Work order
Report back every line below that carries the word "same".

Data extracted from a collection
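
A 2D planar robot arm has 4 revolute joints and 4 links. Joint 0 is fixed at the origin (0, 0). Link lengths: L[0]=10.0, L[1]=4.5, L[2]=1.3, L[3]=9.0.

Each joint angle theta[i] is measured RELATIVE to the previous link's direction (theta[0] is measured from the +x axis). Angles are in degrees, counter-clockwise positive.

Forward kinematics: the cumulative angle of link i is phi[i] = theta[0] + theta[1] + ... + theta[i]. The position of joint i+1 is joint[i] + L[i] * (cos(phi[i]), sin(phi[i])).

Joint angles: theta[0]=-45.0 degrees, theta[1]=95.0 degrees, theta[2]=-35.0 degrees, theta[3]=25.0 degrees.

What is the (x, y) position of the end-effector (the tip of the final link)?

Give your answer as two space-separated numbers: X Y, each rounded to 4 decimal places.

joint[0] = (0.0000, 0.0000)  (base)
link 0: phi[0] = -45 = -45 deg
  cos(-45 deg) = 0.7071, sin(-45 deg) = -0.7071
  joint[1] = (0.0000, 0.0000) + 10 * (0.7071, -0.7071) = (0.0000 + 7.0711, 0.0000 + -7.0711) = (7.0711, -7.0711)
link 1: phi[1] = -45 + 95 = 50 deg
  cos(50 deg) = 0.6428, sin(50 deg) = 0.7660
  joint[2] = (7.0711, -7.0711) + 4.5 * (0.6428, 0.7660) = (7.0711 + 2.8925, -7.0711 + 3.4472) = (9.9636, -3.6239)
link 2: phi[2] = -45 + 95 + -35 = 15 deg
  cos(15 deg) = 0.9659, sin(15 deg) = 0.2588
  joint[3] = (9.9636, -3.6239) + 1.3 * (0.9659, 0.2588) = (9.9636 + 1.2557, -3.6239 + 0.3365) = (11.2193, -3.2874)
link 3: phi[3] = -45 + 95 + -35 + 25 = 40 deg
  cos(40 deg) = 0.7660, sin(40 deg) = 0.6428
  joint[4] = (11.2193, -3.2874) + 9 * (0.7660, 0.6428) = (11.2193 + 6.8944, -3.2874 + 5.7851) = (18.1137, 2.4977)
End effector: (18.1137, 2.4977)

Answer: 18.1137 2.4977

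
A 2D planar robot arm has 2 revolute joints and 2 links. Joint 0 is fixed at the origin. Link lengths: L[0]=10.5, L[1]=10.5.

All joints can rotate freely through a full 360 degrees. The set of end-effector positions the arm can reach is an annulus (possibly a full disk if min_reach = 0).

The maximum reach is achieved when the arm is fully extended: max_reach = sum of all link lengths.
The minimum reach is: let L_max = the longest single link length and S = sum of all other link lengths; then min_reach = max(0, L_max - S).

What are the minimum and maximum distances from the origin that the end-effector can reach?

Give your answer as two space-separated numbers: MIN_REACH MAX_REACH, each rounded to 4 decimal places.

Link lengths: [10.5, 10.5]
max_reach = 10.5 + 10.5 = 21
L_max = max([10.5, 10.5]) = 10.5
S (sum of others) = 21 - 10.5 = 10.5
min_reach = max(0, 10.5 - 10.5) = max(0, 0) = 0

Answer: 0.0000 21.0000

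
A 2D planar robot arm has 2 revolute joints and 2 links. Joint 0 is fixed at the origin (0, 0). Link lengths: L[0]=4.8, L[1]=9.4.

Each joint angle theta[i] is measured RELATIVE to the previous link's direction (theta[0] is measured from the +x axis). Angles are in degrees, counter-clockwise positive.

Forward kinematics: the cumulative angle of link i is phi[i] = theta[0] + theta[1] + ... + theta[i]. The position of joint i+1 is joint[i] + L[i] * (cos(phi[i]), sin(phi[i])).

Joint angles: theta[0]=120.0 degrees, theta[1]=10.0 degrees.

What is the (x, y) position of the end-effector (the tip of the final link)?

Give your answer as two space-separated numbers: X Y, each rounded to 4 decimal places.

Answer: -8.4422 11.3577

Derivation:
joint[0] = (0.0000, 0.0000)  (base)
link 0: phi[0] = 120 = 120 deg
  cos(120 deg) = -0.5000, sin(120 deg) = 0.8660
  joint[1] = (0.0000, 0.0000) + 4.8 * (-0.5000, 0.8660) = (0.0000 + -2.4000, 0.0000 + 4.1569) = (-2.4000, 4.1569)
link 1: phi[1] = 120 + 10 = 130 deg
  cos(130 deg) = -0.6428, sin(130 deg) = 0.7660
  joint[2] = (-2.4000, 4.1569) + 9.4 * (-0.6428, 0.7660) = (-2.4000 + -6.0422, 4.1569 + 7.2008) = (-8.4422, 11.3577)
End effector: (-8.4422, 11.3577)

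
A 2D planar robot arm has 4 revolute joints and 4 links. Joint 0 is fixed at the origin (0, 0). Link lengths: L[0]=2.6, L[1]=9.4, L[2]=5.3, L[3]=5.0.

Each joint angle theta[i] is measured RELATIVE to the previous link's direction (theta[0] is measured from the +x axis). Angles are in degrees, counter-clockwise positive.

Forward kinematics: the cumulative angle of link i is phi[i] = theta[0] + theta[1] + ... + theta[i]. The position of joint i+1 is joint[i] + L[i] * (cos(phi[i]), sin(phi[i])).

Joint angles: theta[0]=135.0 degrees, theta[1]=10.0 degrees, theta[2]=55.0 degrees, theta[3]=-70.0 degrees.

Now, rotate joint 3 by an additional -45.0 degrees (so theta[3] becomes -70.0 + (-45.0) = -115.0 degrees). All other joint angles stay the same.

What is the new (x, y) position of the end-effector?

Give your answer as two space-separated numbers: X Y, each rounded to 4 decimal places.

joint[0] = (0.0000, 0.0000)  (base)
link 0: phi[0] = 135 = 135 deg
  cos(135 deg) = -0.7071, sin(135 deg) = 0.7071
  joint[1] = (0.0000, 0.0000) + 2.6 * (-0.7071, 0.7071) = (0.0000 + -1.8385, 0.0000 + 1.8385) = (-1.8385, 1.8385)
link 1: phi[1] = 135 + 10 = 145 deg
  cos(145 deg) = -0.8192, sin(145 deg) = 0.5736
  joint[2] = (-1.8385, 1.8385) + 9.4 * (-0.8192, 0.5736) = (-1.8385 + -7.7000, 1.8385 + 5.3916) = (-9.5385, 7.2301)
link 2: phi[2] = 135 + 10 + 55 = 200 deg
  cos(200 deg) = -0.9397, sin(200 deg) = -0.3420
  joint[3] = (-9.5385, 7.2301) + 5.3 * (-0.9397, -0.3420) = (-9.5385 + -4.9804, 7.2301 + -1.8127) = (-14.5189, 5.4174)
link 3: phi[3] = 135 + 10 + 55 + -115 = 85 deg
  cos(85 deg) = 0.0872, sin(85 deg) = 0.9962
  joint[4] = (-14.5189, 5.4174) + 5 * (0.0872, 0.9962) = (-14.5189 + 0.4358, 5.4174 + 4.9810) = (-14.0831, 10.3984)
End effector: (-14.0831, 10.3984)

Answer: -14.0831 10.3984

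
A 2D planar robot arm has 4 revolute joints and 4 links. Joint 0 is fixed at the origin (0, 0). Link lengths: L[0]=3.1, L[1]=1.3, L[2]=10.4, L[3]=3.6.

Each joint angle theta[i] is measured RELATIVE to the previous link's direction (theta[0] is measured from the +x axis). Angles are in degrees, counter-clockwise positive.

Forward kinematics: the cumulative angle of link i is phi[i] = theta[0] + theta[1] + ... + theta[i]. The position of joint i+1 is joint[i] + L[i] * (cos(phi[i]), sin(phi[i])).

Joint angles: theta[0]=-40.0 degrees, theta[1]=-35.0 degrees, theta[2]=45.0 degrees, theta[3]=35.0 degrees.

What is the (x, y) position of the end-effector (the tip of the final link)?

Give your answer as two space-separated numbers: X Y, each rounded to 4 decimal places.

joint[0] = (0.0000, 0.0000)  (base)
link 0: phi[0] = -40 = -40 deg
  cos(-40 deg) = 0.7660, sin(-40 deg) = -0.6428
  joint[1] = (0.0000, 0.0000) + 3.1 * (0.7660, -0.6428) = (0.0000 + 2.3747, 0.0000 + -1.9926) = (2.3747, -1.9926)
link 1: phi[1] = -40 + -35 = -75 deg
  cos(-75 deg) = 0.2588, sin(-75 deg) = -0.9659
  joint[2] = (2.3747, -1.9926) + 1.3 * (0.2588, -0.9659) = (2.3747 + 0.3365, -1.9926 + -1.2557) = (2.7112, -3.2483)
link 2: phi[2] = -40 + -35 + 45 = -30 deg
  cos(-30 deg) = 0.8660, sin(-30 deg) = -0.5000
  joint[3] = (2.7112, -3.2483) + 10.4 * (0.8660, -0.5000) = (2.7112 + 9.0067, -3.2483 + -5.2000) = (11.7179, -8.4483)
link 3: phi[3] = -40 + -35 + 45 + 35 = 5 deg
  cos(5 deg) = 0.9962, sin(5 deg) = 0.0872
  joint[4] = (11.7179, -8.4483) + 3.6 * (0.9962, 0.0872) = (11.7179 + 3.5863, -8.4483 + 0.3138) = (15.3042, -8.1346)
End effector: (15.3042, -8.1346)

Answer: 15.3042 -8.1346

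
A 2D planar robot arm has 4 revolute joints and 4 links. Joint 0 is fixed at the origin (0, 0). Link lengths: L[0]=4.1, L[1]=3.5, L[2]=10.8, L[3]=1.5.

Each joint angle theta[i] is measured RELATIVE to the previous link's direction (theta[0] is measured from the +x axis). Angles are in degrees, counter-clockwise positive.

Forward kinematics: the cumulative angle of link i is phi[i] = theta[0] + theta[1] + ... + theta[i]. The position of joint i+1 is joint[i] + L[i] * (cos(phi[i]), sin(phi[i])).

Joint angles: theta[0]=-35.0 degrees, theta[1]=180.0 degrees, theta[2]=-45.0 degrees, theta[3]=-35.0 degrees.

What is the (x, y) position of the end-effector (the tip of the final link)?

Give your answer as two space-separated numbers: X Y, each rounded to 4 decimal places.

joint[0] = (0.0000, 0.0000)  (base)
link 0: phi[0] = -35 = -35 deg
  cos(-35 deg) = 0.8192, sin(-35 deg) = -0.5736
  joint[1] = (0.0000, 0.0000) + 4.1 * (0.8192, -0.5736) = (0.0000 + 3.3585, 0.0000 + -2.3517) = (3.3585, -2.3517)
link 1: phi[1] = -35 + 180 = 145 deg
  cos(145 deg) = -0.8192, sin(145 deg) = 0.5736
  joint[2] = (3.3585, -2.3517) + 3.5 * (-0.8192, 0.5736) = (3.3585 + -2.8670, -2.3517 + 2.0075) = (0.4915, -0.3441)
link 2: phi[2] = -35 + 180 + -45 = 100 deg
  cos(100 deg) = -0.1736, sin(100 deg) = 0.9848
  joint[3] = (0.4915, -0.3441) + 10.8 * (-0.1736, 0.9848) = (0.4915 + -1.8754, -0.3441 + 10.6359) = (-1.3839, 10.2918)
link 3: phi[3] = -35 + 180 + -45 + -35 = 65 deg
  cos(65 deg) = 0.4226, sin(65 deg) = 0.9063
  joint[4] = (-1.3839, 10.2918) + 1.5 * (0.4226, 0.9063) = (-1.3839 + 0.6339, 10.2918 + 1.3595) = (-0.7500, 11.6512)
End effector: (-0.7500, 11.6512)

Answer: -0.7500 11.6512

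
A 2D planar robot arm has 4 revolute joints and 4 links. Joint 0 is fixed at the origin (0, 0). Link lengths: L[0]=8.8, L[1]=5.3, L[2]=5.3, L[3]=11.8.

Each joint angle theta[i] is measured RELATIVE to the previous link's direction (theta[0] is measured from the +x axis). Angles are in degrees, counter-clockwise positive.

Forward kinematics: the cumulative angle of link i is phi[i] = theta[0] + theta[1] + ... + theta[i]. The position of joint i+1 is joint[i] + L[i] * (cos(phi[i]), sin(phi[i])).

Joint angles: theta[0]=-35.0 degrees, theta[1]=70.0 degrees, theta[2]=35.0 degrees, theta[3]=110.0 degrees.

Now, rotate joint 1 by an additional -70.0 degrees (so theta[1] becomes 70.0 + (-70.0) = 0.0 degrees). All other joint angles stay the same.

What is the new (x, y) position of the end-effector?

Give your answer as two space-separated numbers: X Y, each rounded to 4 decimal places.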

Answer area
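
Now, rotate joint 3 by an additional -45.0 degrees (so theta[3] becomes -70.0 + (-45.0) = -115.0 degrees). All other joint angles stay the same.
Now, rotate joint 1 by an additional -70.0 degrees (so theta[1] becomes 70.0 + (-70.0) = 0.0 degrees). All other joint angles stay the same.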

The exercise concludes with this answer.